**** INPUT DATA

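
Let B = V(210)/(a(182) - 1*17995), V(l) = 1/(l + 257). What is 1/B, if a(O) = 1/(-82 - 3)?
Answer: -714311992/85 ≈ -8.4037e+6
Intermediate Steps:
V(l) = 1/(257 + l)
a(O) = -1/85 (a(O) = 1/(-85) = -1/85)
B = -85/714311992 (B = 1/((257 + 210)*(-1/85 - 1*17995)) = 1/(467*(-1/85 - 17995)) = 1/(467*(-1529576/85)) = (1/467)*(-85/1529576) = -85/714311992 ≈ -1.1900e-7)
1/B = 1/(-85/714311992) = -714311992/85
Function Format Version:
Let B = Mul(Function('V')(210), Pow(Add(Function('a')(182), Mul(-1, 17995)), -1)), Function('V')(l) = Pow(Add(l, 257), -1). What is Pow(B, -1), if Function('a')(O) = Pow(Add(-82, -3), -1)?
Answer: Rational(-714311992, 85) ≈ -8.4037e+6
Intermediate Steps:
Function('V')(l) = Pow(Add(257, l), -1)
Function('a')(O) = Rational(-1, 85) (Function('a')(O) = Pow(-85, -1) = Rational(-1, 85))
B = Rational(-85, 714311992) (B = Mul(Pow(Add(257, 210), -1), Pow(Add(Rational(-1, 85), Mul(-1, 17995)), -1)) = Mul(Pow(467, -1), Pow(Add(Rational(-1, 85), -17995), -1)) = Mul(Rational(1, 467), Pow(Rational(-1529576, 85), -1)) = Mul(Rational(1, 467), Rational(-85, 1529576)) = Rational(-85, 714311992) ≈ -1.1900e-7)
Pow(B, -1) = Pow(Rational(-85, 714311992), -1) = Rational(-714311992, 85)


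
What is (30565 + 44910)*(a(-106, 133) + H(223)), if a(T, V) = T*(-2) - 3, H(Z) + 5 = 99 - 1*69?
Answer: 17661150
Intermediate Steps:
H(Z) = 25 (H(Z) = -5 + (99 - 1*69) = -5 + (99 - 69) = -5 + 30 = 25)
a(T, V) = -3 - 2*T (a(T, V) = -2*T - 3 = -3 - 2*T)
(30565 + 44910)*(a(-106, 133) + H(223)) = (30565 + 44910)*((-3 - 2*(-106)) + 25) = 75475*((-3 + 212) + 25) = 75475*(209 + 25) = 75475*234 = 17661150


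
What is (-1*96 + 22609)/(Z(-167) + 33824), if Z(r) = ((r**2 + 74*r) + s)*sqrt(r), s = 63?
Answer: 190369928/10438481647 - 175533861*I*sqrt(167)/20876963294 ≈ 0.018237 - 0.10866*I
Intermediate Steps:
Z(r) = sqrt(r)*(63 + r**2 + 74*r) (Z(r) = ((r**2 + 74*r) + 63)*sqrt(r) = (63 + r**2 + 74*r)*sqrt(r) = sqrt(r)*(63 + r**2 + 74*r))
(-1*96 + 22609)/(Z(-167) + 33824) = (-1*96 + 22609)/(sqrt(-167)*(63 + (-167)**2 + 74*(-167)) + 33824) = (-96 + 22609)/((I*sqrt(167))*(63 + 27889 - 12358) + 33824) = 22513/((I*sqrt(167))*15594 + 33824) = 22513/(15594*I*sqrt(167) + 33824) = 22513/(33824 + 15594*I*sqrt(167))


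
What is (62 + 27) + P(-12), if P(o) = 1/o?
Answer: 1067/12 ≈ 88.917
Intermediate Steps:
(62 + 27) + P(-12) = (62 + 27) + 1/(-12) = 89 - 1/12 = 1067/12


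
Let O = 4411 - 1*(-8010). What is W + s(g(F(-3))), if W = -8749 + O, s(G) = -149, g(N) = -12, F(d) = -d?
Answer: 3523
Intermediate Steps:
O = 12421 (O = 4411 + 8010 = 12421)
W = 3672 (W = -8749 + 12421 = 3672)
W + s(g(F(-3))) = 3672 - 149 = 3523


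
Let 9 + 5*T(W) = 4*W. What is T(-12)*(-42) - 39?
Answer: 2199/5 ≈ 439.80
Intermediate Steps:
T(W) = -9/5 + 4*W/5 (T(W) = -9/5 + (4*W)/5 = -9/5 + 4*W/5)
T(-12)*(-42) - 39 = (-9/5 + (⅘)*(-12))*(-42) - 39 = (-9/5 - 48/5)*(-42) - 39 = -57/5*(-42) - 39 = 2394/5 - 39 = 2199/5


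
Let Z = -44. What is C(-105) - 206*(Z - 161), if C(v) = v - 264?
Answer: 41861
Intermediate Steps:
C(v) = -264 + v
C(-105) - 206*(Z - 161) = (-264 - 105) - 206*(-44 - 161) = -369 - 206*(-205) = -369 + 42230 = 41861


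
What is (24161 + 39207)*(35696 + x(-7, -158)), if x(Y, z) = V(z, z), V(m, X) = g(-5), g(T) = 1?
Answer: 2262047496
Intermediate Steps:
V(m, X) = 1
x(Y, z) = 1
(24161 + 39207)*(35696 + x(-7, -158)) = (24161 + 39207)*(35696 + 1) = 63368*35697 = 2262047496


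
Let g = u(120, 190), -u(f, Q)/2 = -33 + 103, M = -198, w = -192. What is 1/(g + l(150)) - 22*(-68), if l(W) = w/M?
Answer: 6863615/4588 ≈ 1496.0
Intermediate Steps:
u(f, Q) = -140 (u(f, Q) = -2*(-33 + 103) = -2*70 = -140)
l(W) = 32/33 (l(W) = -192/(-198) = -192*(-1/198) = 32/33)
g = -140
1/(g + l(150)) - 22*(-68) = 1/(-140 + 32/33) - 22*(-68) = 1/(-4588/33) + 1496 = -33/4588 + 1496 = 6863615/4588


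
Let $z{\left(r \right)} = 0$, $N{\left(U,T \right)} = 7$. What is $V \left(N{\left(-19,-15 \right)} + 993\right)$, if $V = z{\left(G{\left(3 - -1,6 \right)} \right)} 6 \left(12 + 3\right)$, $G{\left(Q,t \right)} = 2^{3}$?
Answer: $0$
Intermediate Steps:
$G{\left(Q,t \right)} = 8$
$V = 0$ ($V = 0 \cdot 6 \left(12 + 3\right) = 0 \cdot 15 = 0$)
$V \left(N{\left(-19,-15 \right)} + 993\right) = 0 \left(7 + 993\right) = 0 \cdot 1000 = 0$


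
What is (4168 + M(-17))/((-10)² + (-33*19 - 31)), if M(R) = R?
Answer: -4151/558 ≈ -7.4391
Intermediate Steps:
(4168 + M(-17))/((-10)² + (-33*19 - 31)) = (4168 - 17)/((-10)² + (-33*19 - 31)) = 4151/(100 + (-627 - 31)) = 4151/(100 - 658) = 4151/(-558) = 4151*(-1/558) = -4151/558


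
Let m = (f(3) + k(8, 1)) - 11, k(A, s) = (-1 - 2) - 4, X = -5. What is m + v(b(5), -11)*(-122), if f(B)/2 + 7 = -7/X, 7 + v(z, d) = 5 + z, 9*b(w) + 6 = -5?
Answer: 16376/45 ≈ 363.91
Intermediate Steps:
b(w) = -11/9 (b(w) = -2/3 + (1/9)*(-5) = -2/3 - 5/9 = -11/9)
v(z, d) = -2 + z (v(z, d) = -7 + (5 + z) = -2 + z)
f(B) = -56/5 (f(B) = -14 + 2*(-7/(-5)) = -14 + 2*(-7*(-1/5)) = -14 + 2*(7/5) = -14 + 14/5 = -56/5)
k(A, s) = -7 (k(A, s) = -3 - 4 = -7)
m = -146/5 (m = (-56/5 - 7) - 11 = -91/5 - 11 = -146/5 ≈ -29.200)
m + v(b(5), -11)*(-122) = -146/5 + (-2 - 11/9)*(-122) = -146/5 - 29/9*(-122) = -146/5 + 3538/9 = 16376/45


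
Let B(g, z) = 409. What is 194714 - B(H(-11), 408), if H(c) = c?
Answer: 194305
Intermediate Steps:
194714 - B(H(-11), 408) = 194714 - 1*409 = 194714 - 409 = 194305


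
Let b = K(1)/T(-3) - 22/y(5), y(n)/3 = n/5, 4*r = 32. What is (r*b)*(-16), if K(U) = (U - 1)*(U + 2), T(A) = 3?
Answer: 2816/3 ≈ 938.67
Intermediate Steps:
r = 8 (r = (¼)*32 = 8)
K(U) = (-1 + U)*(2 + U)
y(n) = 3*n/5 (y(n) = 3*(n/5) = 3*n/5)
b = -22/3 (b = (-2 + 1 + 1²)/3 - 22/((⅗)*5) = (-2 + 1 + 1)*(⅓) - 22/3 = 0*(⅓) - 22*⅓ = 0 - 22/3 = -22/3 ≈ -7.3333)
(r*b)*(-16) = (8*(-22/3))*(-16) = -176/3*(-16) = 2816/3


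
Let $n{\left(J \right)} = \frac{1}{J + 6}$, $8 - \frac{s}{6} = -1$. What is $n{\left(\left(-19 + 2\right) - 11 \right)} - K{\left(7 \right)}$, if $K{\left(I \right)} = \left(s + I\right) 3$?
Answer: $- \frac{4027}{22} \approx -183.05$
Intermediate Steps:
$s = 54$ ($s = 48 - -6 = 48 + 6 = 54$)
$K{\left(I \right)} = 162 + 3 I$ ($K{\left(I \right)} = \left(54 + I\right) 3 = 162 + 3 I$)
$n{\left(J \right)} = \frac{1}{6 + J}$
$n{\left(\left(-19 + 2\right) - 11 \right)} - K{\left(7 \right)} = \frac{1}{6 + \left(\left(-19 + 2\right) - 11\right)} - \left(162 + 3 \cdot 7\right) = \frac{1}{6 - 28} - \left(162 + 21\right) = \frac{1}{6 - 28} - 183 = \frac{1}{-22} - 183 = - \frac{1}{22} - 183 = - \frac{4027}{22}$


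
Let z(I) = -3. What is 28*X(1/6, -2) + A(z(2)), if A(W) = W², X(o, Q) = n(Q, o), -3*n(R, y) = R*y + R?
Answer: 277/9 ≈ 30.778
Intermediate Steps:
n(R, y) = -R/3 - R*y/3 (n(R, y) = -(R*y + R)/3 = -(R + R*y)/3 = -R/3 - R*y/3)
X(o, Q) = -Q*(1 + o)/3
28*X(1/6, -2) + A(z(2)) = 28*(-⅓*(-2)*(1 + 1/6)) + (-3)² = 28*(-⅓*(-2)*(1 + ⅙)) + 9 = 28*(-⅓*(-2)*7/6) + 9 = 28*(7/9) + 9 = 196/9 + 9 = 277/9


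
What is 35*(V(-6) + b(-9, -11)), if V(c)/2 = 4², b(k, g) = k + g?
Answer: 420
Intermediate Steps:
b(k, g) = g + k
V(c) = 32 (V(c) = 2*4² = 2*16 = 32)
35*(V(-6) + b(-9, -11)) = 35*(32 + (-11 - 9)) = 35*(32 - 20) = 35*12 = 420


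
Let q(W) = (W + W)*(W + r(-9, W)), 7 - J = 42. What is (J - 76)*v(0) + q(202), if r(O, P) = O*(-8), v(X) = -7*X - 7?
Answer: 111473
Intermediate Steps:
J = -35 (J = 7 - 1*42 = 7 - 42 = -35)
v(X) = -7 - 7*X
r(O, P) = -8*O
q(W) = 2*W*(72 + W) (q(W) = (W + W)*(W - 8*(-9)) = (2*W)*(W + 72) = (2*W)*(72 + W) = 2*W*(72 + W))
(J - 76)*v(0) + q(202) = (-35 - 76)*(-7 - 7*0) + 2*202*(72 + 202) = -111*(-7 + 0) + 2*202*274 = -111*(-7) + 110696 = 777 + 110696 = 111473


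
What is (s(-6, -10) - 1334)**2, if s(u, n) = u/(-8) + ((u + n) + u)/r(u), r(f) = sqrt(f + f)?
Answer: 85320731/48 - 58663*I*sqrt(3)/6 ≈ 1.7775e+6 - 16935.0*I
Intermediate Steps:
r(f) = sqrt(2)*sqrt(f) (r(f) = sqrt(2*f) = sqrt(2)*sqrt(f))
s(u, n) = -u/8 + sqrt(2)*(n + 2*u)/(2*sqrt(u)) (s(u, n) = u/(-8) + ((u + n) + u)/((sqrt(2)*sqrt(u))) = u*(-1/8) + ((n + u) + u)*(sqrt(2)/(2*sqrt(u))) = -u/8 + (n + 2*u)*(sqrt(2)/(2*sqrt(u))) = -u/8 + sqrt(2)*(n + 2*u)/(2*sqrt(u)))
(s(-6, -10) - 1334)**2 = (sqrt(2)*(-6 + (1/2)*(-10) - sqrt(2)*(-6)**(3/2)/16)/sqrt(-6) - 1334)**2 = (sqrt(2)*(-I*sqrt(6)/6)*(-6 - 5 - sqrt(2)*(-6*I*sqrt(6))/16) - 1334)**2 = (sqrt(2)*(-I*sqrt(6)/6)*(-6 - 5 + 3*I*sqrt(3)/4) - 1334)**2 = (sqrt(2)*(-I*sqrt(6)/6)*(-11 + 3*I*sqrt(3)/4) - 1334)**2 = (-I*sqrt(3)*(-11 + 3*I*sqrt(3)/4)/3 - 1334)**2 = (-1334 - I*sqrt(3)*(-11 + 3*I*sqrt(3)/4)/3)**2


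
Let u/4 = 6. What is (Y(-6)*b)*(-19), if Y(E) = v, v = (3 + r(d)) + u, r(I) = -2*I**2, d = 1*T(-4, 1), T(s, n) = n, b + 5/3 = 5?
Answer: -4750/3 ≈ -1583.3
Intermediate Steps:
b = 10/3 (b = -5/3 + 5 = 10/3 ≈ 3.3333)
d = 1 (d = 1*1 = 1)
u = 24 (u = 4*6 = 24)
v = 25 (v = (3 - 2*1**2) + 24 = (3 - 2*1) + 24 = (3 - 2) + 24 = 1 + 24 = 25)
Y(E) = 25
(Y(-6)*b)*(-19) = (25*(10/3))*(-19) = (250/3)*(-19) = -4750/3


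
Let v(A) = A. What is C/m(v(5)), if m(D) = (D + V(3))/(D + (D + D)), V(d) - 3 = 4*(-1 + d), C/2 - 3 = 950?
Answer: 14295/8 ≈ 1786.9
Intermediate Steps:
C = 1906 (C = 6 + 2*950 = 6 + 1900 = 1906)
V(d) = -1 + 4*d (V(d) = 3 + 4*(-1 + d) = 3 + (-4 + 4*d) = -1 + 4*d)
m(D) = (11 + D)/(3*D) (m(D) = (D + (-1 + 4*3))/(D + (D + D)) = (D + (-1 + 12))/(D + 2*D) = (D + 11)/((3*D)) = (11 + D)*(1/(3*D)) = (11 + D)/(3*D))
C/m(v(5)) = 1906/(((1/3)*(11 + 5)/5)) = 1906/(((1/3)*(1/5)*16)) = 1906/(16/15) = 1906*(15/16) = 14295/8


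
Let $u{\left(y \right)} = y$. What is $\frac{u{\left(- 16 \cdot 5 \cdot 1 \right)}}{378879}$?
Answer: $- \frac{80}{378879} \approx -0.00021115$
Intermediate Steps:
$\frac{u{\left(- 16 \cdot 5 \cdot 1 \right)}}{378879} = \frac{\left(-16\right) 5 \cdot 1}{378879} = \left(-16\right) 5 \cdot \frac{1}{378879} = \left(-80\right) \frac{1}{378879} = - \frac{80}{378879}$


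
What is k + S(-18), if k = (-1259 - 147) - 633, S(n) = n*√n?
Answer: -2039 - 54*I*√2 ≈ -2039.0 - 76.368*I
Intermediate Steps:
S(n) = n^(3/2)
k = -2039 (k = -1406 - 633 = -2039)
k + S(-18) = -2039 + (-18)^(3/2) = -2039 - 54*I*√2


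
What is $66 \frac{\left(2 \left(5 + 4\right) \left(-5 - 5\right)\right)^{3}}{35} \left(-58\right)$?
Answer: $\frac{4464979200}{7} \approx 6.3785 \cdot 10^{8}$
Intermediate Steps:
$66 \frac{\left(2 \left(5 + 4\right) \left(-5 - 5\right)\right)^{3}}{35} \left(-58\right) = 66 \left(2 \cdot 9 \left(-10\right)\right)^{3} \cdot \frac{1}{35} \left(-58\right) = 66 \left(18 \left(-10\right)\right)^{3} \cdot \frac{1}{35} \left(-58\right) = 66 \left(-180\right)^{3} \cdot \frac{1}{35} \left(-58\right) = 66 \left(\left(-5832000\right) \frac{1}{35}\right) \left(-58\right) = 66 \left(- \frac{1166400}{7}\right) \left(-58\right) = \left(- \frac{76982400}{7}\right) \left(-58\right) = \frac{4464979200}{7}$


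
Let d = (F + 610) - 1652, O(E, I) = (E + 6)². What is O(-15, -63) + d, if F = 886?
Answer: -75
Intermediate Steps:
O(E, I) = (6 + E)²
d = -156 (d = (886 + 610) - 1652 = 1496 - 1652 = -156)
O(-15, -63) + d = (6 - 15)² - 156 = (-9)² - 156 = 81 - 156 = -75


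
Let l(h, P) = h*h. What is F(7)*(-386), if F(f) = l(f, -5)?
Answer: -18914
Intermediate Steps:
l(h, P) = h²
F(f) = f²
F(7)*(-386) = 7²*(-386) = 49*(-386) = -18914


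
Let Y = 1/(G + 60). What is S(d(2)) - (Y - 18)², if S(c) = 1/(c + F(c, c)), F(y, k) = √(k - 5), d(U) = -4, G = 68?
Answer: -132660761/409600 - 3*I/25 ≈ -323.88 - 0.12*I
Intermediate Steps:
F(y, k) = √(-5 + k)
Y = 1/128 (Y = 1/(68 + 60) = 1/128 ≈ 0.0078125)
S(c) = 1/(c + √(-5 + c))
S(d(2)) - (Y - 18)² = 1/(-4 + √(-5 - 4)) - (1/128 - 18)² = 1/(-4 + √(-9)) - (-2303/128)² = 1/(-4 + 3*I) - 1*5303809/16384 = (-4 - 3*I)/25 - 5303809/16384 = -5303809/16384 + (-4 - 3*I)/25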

********

WHAT YOU NEED TO DO
Reproduce exactly the entries above, limited to the lines from the one with "Let d = (F +" through the one with "Answer: -18914", both included.

RESULT OF THIS EXERCISE
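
Let d = (F + 610) - 1652, O(E, I) = (E + 6)². What is O(-15, -63) + d, if F = 886?
Answer: -75
Intermediate Steps:
O(E, I) = (6 + E)²
d = -156 (d = (886 + 610) - 1652 = 1496 - 1652 = -156)
O(-15, -63) + d = (6 - 15)² - 156 = (-9)² - 156 = 81 - 156 = -75


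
Let l(h, P) = h*h. What is F(7)*(-386), if F(f) = l(f, -5)?
Answer: -18914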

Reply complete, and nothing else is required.